### Task prompt
Restate, word for word, every line of the data.
··· Dataset excerpts
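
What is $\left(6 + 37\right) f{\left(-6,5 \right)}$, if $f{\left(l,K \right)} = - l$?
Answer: $258$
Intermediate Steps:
$\left(6 + 37\right) f{\left(-6,5 \right)} = \left(6 + 37\right) \left(\left(-1\right) \left(-6\right)\right) = 43 \cdot 6 = 258$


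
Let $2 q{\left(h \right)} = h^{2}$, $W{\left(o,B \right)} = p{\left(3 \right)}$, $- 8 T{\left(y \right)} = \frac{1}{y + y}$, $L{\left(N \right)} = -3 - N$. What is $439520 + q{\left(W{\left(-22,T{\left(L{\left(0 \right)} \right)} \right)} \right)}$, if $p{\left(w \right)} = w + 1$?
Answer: $439528$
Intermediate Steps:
$p{\left(w \right)} = 1 + w$
$T{\left(y \right)} = - \frac{1}{16 y}$ ($T{\left(y \right)} = - \frac{1}{8 \left(y + y\right)} = - \frac{1}{8 \cdot 2 y} = - \frac{\frac{1}{2} \frac{1}{y}}{8} = - \frac{1}{16 y}$)
$W{\left(o,B \right)} = 4$ ($W{\left(o,B \right)} = 1 + 3 = 4$)
$q{\left(h \right)} = \frac{h^{2}}{2}$
$439520 + q{\left(W{\left(-22,T{\left(L{\left(0 \right)} \right)} \right)} \right)} = 439520 + \frac{4^{2}}{2} = 439520 + \frac{1}{2} \cdot 16 = 439520 + 8 = 439528$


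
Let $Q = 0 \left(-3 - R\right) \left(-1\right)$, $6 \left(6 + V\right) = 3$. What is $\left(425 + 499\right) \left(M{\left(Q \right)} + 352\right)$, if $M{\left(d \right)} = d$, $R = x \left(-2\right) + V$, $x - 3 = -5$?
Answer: $325248$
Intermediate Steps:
$V = - \frac{11}{2}$ ($V = -6 + \frac{1}{6} \cdot 3 = -6 + \frac{1}{2} = - \frac{11}{2} \approx -5.5$)
$x = -2$ ($x = 3 - 5 = -2$)
$R = - \frac{3}{2}$ ($R = \left(-2\right) \left(-2\right) - \frac{11}{2} = 4 - \frac{11}{2} = - \frac{3}{2} \approx -1.5$)
$Q = 0$ ($Q = 0 \left(-3 - - \frac{3}{2}\right) \left(-1\right) = 0 \left(-3 + \frac{3}{2}\right) \left(-1\right) = 0 \left(- \frac{3}{2}\right) \left(-1\right) = 0 \left(-1\right) = 0$)
$\left(425 + 499\right) \left(M{\left(Q \right)} + 352\right) = \left(425 + 499\right) \left(0 + 352\right) = 924 \cdot 352 = 325248$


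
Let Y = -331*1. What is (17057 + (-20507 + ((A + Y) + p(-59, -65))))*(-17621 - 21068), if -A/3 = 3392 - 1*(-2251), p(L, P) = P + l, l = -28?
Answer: 804847267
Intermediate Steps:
p(L, P) = -28 + P (p(L, P) = P - 28 = -28 + P)
A = -16929 (A = -3*(3392 - 1*(-2251)) = -3*(3392 + 2251) = -3*5643 = -16929)
Y = -331
(17057 + (-20507 + ((A + Y) + p(-59, -65))))*(-17621 - 21068) = (17057 + (-20507 + ((-16929 - 331) + (-28 - 65))))*(-17621 - 21068) = (17057 + (-20507 + (-17260 - 93)))*(-38689) = (17057 + (-20507 - 17353))*(-38689) = (17057 - 37860)*(-38689) = -20803*(-38689) = 804847267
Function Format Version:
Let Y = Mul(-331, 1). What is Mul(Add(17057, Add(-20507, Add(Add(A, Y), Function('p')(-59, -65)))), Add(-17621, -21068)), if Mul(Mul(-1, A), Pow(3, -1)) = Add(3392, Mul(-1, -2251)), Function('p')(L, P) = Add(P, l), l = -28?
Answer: 804847267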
······
### Output of the task
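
What is $\left(6 + 37\right) f{\left(-6,5 \right)}$, if $f{\left(l,K \right)} = - l$?
Answer: $258$
Intermediate Steps:
$\left(6 + 37\right) f{\left(-6,5 \right)} = \left(6 + 37\right) \left(\left(-1\right) \left(-6\right)\right) = 43 \cdot 6 = 258$


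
Let $2 q{\left(h \right)} = h^{2}$, $W{\left(o,B \right)} = p{\left(3 \right)}$, $- 8 T{\left(y \right)} = \frac{1}{y + y}$, $L{\left(N \right)} = -3 - N$. What is $439520 + q{\left(W{\left(-22,T{\left(L{\left(0 \right)} \right)} \right)} \right)}$, if $p{\left(w \right)} = w + 1$?
Answer: $439528$
Intermediate Steps:
$p{\left(w \right)} = 1 + w$
$T{\left(y \right)} = - \frac{1}{16 y}$ ($T{\left(y \right)} = - \frac{1}{8 \left(y + y\right)} = - \frac{1}{8 \cdot 2 y} = - \frac{\frac{1}{2} \frac{1}{y}}{8} = - \frac{1}{16 y}$)
$W{\left(o,B \right)} = 4$ ($W{\left(o,B \right)} = 1 + 3 = 4$)
$q{\left(h \right)} = \frac{h^{2}}{2}$
$439520 + q{\left(W{\left(-22,T{\left(L{\left(0 \right)} \right)} \right)} \right)} = 439520 + \frac{4^{2}}{2} = 439520 + \frac{1}{2} \cdot 16 = 439520 + 8 = 439528$


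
Let $Q = 0 \left(-3 - R\right) \left(-1\right)$, $6 \left(6 + V\right) = 3$. What is $\left(425 + 499\right) \left(M{\left(Q \right)} + 352\right)$, if $M{\left(d \right)} = d$, $R = x \left(-2\right) + V$, $x - 3 = -5$?
Answer: $325248$
Intermediate Steps:
$V = - \frac{11}{2}$ ($V = -6 + \frac{1}{6} \cdot 3 = -6 + \frac{1}{2} = - \frac{11}{2} \approx -5.5$)
$x = -2$ ($x = 3 - 5 = -2$)
$R = - \frac{3}{2}$ ($R = \left(-2\right) \left(-2\right) - \frac{11}{2} = 4 - \frac{11}{2} = - \frac{3}{2} \approx -1.5$)
$Q = 0$ ($Q = 0 \left(-3 - - \frac{3}{2}\right) \left(-1\right) = 0 \left(-3 + \frac{3}{2}\right) \left(-1\right) = 0 \left(- \frac{3}{2}\right) \left(-1\right) = 0 \left(-1\right) = 0$)
$\left(425 + 499\right) \left(M{\left(Q \right)} + 352\right) = \left(425 + 499\right) \left(0 + 352\right) = 924 \cdot 352 = 325248$


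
Let Y = -331*1. What is (17057 + (-20507 + ((A + Y) + p(-59, -65))))*(-17621 - 21068), if -A/3 = 3392 - 1*(-2251), p(L, P) = P + l, l = -28?
Answer: 804847267
Intermediate Steps:
p(L, P) = -28 + P (p(L, P) = P - 28 = -28 + P)
A = -16929 (A = -3*(3392 - 1*(-2251)) = -3*(3392 + 2251) = -3*5643 = -16929)
Y = -331
(17057 + (-20507 + ((A + Y) + p(-59, -65))))*(-17621 - 21068) = (17057 + (-20507 + ((-16929 - 331) + (-28 - 65))))*(-17621 - 21068) = (17057 + (-20507 + (-17260 - 93)))*(-38689) = (17057 + (-20507 - 17353))*(-38689) = (17057 - 37860)*(-38689) = -20803*(-38689) = 804847267
Function Format Version:
Let Y = Mul(-331, 1). What is Mul(Add(17057, Add(-20507, Add(Add(A, Y), Function('p')(-59, -65)))), Add(-17621, -21068)), if Mul(Mul(-1, A), Pow(3, -1)) = Add(3392, Mul(-1, -2251)), Function('p')(L, P) = Add(P, l), l = -28?
Answer: 804847267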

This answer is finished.